-------- Provided entries --------

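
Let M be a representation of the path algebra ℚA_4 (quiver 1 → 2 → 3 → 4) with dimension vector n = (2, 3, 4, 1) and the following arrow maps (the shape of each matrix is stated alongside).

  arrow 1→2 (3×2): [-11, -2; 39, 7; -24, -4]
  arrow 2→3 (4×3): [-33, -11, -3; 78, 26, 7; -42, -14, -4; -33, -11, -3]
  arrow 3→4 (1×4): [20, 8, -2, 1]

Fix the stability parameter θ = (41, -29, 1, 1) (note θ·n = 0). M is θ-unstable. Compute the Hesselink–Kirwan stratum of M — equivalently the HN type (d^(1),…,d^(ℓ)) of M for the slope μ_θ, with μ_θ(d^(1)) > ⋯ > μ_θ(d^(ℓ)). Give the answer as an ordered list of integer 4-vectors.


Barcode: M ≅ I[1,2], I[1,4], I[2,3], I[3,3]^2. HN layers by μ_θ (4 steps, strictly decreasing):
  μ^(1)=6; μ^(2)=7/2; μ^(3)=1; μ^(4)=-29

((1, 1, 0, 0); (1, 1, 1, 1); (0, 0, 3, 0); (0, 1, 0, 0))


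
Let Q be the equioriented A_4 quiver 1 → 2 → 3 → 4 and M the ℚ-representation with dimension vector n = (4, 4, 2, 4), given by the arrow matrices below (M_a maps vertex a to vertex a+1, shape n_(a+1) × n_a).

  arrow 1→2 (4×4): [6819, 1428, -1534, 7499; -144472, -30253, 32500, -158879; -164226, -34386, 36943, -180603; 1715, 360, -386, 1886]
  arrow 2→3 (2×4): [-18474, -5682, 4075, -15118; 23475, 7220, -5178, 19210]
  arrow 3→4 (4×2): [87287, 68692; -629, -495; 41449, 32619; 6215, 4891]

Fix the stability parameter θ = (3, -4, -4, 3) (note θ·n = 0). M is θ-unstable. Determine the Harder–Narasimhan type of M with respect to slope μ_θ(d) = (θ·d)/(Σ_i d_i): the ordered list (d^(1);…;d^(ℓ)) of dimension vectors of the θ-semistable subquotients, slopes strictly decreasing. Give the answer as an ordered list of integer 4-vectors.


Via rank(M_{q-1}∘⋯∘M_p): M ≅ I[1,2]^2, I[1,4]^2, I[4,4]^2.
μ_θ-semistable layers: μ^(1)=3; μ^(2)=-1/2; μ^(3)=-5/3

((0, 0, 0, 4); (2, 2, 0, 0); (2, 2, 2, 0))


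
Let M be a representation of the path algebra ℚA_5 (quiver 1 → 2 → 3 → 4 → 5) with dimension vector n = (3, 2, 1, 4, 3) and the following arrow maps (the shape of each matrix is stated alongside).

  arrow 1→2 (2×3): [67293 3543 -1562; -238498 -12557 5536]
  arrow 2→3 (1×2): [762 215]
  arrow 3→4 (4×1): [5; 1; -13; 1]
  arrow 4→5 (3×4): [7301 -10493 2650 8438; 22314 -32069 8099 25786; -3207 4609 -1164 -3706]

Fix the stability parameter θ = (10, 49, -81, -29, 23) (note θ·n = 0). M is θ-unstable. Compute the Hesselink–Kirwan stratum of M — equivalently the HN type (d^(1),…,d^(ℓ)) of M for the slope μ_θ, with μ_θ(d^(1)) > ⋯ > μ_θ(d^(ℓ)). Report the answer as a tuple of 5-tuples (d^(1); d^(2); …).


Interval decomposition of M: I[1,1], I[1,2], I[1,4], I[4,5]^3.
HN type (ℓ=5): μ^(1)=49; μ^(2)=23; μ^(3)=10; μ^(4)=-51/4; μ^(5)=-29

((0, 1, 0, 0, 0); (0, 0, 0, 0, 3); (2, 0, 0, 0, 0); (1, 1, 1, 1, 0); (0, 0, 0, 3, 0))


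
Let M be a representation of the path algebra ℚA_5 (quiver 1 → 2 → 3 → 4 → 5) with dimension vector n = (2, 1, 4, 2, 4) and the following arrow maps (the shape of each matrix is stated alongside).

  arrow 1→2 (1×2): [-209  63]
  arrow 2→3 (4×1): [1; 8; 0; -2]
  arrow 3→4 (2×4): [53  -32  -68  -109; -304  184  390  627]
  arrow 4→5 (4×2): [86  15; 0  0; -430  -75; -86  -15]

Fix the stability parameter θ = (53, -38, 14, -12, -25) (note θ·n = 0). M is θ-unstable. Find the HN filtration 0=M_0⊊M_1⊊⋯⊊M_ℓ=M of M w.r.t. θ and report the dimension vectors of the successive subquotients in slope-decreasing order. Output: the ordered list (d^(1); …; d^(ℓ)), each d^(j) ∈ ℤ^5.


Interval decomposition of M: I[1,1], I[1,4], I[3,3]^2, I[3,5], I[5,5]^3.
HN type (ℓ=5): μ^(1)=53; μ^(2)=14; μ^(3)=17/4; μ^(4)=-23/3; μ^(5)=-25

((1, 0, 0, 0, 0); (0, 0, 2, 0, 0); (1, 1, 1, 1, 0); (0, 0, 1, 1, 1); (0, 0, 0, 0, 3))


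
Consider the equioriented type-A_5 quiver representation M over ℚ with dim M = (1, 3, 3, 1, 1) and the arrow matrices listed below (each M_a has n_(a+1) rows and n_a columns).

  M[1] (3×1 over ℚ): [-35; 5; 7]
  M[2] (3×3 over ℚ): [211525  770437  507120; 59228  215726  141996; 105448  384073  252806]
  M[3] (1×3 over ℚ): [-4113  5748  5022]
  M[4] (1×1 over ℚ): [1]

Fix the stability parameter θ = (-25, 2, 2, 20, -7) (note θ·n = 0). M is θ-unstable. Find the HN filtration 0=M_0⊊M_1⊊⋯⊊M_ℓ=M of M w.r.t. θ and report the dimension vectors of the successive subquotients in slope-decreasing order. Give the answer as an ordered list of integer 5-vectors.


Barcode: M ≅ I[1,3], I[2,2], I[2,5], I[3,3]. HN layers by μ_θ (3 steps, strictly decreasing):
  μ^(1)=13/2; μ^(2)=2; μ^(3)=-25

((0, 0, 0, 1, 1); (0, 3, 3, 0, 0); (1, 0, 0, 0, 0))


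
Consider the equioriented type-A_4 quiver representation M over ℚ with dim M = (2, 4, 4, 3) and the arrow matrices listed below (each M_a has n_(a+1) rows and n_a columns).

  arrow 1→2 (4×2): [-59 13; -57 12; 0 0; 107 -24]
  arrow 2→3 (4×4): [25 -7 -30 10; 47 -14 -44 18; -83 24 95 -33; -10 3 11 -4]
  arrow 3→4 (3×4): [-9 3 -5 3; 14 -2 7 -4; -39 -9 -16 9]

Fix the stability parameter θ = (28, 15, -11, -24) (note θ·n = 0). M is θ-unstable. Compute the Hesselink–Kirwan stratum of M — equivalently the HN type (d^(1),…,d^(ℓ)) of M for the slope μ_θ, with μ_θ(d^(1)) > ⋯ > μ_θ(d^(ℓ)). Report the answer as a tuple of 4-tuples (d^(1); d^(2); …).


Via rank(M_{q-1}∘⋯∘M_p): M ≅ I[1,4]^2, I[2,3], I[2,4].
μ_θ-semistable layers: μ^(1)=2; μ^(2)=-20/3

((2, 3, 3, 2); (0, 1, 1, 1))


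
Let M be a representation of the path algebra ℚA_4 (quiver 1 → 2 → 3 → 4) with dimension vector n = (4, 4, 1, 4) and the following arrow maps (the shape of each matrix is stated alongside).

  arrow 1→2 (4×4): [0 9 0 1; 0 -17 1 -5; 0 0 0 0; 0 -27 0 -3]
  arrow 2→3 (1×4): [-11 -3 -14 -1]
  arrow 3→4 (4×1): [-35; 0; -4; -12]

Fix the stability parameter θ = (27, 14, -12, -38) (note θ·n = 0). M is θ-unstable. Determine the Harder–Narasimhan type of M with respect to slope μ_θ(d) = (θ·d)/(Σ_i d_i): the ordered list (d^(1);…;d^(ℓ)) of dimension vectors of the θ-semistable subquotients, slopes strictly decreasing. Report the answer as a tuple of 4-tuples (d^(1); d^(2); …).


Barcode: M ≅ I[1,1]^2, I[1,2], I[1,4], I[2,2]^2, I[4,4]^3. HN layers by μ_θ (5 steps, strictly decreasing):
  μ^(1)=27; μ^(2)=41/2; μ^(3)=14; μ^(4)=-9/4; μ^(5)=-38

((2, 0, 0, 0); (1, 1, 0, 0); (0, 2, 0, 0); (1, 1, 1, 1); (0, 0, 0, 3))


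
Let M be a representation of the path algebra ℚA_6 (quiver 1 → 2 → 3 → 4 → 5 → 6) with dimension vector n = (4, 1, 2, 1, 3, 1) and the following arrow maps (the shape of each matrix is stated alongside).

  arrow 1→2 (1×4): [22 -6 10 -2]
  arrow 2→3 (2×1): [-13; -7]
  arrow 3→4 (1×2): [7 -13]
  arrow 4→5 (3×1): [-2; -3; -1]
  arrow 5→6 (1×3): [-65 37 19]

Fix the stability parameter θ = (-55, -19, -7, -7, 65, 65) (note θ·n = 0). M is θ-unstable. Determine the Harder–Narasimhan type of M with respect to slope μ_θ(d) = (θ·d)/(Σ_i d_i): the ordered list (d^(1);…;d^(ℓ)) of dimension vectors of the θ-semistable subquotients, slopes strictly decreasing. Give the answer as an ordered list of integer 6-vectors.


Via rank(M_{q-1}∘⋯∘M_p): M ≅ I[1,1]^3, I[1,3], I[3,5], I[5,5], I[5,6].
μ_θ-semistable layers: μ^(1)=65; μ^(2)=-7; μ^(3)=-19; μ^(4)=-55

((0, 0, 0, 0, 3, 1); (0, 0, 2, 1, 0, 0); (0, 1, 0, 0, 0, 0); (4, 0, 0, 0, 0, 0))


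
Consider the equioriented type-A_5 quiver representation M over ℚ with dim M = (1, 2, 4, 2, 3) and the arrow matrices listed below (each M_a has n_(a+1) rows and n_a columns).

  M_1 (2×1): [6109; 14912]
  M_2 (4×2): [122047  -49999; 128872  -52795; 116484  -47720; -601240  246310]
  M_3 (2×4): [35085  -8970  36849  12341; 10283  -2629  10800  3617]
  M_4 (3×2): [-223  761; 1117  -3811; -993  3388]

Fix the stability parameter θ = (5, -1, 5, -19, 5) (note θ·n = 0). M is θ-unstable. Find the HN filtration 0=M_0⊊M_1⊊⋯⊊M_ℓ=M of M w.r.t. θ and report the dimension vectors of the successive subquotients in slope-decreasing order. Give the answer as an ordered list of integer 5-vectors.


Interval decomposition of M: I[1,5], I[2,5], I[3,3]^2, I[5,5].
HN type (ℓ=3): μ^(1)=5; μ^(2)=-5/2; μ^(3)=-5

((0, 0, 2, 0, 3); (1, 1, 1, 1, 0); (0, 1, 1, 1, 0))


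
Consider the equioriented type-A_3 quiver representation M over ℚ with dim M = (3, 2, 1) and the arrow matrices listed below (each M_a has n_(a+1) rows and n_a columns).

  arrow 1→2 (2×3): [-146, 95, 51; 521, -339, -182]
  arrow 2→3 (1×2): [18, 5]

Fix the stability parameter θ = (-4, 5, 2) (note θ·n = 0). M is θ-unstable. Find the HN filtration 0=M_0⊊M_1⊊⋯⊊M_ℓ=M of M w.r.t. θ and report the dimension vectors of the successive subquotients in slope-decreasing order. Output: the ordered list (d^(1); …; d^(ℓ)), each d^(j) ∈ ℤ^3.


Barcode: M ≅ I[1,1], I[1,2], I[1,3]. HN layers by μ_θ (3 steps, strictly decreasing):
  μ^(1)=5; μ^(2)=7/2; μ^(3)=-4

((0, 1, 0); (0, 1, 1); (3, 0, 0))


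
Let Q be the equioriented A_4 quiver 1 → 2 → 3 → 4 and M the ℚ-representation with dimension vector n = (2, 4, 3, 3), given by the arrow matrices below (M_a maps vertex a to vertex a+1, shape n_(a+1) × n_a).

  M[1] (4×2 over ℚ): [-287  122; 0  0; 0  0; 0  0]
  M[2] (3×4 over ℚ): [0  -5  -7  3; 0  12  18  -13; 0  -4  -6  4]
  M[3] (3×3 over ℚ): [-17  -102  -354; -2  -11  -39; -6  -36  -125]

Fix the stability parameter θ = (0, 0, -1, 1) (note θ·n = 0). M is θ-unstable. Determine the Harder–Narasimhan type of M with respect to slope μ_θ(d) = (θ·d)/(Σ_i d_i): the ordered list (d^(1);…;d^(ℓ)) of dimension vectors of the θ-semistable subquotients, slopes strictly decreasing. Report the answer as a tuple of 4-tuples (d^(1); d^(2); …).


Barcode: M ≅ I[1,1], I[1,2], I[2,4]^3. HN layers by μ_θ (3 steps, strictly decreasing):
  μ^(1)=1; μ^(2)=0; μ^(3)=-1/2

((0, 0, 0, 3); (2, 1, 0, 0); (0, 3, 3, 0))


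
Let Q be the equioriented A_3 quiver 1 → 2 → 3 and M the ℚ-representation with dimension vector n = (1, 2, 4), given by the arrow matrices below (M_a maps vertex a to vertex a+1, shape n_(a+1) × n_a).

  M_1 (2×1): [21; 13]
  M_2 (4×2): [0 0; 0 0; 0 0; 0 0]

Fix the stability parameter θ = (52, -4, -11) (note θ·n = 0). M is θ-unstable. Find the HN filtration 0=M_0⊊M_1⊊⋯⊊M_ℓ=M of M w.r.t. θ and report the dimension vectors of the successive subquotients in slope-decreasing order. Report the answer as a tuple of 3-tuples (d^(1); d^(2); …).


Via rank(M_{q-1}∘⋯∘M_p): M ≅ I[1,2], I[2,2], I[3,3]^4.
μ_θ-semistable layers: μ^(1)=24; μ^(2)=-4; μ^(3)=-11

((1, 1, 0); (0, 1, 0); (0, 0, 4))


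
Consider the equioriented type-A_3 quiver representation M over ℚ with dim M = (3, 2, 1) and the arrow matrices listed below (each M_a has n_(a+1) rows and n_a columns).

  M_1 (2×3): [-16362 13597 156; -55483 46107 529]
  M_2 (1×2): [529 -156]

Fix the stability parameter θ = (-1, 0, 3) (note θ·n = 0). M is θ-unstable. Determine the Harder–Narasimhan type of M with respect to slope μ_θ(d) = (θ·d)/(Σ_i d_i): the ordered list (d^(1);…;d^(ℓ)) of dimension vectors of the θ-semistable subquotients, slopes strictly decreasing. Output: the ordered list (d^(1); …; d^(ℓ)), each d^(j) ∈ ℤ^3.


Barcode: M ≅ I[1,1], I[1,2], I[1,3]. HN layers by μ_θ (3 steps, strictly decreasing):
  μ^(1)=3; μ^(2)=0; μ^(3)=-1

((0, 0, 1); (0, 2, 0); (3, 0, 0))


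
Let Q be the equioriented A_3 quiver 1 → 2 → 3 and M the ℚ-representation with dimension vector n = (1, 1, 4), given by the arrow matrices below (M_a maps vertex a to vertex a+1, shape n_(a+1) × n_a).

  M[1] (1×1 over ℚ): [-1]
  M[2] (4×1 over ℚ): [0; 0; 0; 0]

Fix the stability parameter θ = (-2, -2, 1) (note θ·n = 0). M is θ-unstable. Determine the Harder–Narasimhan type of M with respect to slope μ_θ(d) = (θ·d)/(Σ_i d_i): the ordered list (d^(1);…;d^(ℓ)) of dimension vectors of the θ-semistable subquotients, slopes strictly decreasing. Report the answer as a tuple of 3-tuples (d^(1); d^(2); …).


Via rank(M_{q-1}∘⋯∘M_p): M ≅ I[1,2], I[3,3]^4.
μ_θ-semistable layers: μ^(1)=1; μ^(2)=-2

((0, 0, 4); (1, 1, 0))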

--------

■ **Task**
Reproduce exactly the stretch of the material above that starts at the line with "Fix the stability parameter θ = (-25, 2, 2, 20, -7)" and ends at the line with "Consider the equioriented type-A_4", both included, and nothing else.

■ **Task result**
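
Fix the stability parameter θ = (-25, 2, 2, 20, -7) (note θ·n = 0). M is θ-unstable. Find the HN filtration 0=M_0⊊M_1⊊⋯⊊M_ℓ=M of M w.r.t. θ and report the dimension vectors of the successive subquotients in slope-decreasing order. Give the answer as an ordered list of integer 5-vectors.


Barcode: M ≅ I[1,3], I[2,2], I[2,5], I[3,3]. HN layers by μ_θ (3 steps, strictly decreasing):
  μ^(1)=13/2; μ^(2)=2; μ^(3)=-25

((0, 0, 0, 1, 1); (0, 3, 3, 0, 0); (1, 0, 0, 0, 0))


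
Consider the equioriented type-A_4 quiver representation M over ℚ with dim M = (2, 4, 4, 3) and the arrow matrices listed below (each M_a has n_(a+1) rows and n_a columns).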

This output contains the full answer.